Transcribe the material from its first line onward, ending with the line that contains "filter_lt(c), filter_odd, take(n)" and adding nothing beyond it.

START DATASET

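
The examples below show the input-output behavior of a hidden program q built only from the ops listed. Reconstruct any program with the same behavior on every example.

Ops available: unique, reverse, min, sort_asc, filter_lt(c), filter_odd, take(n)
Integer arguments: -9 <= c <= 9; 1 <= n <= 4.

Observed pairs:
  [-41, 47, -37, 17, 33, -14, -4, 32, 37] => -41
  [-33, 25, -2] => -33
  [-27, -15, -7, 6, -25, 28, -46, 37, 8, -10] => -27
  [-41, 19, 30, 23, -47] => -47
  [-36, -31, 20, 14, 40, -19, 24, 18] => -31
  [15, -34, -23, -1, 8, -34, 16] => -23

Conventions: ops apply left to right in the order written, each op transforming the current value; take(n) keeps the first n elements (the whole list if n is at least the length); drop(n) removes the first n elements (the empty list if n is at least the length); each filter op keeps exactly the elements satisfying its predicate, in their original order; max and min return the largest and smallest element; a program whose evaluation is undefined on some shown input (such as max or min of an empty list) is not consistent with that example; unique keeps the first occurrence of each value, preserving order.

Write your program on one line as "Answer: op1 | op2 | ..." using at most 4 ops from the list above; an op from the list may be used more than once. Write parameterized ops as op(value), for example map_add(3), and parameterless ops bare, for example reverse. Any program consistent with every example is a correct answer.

unique | sort_asc | filter_odd | min

Check, running the answer program on each example:
  [-41, 47, -37, 17, 33, -14, -4, 32, 37] -> [-41, 47, -37, 17, 33, -14, -4, 32, 37] -> [-41, -37, -14, -4, 17, 32, 33, 37, 47] -> [-41, -37, 17, 33, 37, 47] -> -41
  [-33, 25, -2] -> [-33, 25, -2] -> [-33, -2, 25] -> [-33, 25] -> -33
  [-27, -15, -7, 6, -25, 28, -46, 37, 8, -10] -> [-27, -15, -7, 6, -25, 28, -46, 37, 8, -10] -> [-46, -27, -25, -15, -10, -7, 6, 8, 28, 37] -> [-27, -25, -15, -7, 37] -> -27
  [-41, 19, 30, 23, -47] -> [-41, 19, 30, 23, -47] -> [-47, -41, 19, 23, 30] -> [-47, -41, 19, 23] -> -47
  [-36, -31, 20, 14, 40, -19, 24, 18] -> [-36, -31, 20, 14, 40, -19, 24, 18] -> [-36, -31, -19, 14, 18, 20, 24, 40] -> [-31, -19] -> -31
  [15, -34, -23, -1, 8, -34, 16] -> [15, -34, -23, -1, 8, 16] -> [-34, -23, -1, 8, 15, 16] -> [-23, -1, 15] -> -23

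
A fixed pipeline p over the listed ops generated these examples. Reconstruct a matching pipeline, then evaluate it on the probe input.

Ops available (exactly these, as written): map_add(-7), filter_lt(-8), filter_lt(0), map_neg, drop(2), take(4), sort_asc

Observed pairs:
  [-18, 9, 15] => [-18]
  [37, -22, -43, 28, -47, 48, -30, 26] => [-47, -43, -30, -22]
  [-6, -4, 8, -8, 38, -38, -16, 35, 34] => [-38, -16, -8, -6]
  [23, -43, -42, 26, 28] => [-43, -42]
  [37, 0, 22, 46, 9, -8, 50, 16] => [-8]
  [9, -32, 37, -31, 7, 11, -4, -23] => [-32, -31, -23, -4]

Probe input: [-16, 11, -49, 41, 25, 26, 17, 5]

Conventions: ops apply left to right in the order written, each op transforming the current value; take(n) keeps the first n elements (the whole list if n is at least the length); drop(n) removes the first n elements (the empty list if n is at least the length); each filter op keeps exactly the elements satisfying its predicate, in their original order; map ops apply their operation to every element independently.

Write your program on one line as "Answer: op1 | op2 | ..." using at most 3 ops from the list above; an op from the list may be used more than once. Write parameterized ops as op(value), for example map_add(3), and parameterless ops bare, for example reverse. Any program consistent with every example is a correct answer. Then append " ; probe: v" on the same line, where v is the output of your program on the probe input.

sort_asc | filter_lt(0) | take(4) ; probe: [-49, -16]

Check, running the answer program on each example:
  [-18, 9, 15] -> [-18, 9, 15] -> [-18] -> [-18]
  [37, -22, -43, 28, -47, 48, -30, 26] -> [-47, -43, -30, -22, 26, 28, 37, 48] -> [-47, -43, -30, -22] -> [-47, -43, -30, -22]
  [-6, -4, 8, -8, 38, -38, -16, 35, 34] -> [-38, -16, -8, -6, -4, 8, 34, 35, 38] -> [-38, -16, -8, -6, -4] -> [-38, -16, -8, -6]
  [23, -43, -42, 26, 28] -> [-43, -42, 23, 26, 28] -> [-43, -42] -> [-43, -42]
  [37, 0, 22, 46, 9, -8, 50, 16] -> [-8, 0, 9, 16, 22, 37, 46, 50] -> [-8] -> [-8]
  [9, -32, 37, -31, 7, 11, -4, -23] -> [-32, -31, -23, -4, 7, 9, 11, 37] -> [-32, -31, -23, -4] -> [-32, -31, -23, -4]
  probe: [-16, 11, -49, 41, 25, 26, 17, 5] -> [-49, -16, 5, 11, 17, 25, 26, 41] -> [-49, -16] -> [-49, -16]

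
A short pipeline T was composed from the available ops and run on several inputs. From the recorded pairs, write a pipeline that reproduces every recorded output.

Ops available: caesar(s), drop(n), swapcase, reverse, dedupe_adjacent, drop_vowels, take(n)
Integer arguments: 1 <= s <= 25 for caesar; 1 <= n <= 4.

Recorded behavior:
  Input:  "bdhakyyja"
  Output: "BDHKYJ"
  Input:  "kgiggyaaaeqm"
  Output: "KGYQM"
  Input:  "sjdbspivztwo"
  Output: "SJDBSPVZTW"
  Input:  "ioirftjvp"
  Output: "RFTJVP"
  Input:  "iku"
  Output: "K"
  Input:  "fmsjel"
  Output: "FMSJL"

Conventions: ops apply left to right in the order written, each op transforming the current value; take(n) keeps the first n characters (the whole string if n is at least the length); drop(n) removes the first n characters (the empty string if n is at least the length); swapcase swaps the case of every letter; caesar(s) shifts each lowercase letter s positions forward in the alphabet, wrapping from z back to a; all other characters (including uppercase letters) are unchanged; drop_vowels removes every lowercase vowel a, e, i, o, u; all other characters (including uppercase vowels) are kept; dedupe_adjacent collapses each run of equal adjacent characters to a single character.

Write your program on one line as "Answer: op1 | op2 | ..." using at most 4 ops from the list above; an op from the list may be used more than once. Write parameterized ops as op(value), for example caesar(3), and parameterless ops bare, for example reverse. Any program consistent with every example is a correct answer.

drop_vowels | swapcase | dedupe_adjacent

Check, running the answer program on each example:
  "bdhakyyja" -> "bdhkyyj" -> "BDHKYYJ" -> "BDHKYJ"
  "kgiggyaaaeqm" -> "kgggyqm" -> "KGGGYQM" -> "KGYQM"
  "sjdbspivztwo" -> "sjdbspvztw" -> "SJDBSPVZTW" -> "SJDBSPVZTW"
  "ioirftjvp" -> "rftjvp" -> "RFTJVP" -> "RFTJVP"
  "iku" -> "k" -> "K" -> "K"
  "fmsjel" -> "fmsjl" -> "FMSJL" -> "FMSJL"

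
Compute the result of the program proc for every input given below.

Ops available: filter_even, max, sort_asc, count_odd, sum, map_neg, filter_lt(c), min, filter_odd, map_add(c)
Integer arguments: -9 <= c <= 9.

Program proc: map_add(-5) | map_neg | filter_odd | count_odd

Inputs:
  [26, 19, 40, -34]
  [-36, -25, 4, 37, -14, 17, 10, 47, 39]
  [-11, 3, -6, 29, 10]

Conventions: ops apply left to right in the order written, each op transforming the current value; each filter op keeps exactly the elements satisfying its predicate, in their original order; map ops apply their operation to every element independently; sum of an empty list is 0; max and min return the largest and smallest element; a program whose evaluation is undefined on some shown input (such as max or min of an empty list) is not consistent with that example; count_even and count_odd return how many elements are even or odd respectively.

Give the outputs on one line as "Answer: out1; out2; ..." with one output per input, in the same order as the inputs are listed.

3; 4; 2

Execution, op by op:
  [26, 19, 40, -34] -> [21, 14, 35, -39] -> [-21, -14, -35, 39] -> [-21, -35, 39] -> 3
  [-36, -25, 4, 37, -14, 17, 10, 47, 39] -> [-41, -30, -1, 32, -19, 12, 5, 42, 34] -> [41, 30, 1, -32, 19, -12, -5, -42, -34] -> [41, 1, 19, -5] -> 4
  [-11, 3, -6, 29, 10] -> [-16, -2, -11, 24, 5] -> [16, 2, 11, -24, -5] -> [11, -5] -> 2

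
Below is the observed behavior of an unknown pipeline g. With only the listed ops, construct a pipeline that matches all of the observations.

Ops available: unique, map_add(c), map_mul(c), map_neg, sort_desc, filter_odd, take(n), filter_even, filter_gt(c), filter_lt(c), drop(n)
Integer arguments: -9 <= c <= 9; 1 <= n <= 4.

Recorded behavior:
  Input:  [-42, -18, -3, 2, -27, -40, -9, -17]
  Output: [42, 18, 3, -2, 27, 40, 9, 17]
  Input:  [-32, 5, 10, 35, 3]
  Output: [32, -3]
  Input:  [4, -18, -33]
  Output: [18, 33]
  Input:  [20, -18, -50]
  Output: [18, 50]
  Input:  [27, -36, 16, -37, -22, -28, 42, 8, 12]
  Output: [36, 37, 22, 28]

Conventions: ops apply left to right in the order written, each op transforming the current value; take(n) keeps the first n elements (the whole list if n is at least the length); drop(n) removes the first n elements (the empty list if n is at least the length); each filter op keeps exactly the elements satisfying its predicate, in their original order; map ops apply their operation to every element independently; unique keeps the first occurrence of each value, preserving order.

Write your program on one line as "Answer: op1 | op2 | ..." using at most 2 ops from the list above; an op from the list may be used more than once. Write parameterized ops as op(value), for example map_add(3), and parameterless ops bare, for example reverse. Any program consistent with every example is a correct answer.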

END DATASET

## REPLY
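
The examples below show the input-output behavior of a hidden program q built only from the ops listed. Reconstruct any program with the same behavior on every example.

Ops available: unique, reverse, min, sort_asc, filter_lt(c), filter_odd, take(n)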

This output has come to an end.